- AIM OF THE EXERCISE
Print the listing below exactly.

START DATA

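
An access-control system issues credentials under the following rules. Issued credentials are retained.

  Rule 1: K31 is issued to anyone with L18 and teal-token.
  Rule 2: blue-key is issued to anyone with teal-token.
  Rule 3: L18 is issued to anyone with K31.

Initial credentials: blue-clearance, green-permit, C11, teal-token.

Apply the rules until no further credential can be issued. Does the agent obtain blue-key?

Yes

Holding teal-token grants blue-key (Rule 2).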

END DATA

- ANSWER BELOW
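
An access-control system issues credentials under the following rules. Issued credentials are retained.

  Rule 1: K31 is issued to anyone with L18 and teal-token.
  Rule 2: blue-key is issued to anyone with teal-token.
  Rule 3: L18 is issued to anyone with K31.

Initial credentials: blue-clearance, green-permit, C11, teal-token.

Apply the rules until no further credential can be issued. Does the agent obtain blue-key?

Yes

Holding teal-token grants blue-key (Rule 2).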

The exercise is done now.